> **What the task asks**
Write out, word for word, every line from the one containing "Angles are measured" through the last line of the records below, both ends included.
____ Records for this exercise
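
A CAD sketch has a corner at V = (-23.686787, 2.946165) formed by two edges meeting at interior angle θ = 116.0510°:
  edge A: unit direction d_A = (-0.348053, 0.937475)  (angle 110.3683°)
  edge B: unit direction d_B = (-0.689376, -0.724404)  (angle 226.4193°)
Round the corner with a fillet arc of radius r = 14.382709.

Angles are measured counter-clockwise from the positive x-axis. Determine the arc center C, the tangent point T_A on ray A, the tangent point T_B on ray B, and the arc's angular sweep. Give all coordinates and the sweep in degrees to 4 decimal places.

center=(-40.2952,6.3573) T_A=(-26.8118,11.3632) T_B=(-29.8763,-3.5578) sweep=63.9490

bisector direction at 168.3938° = (-0.979553,0.201184)
center distance |VC| = r/sin(θ/2) = 14.382709/sin(58.0255°) = 16.955066
C = V + |VC|·bis = (-40.2952,6.3573)
T_A = V + ((C−V)·d_A)·d_A = V + 8.9784·d_A = (-26.8118,11.3632)
T_B = V + ((C−V)·d_B)·d_B = V + 8.9784·d_B = (-29.8763,-3.5578)
sweep = 180° − θ = 63.9490°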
________
> **Solution to this problem**
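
Angles are measured counter-clockwise from the positive x-axis. Determine the arc center C, the tangent point T_A on ray A, the tangent point T_B on ray B, and the arc's angular sweep. Give all coordinates and the sweep in degrees to 4 decimal places.

center=(-40.2952,6.3573) T_A=(-26.8118,11.3632) T_B=(-29.8763,-3.5578) sweep=63.9490

bisector direction at 168.3938° = (-0.979553,0.201184)
center distance |VC| = r/sin(θ/2) = 14.382709/sin(58.0255°) = 16.955066
C = V + |VC|·bis = (-40.2952,6.3573)
T_A = V + ((C−V)·d_A)·d_A = V + 8.9784·d_A = (-26.8118,11.3632)
T_B = V + ((C−V)·d_B)·d_B = V + 8.9784·d_B = (-29.8763,-3.5578)
sweep = 180° − θ = 63.9490°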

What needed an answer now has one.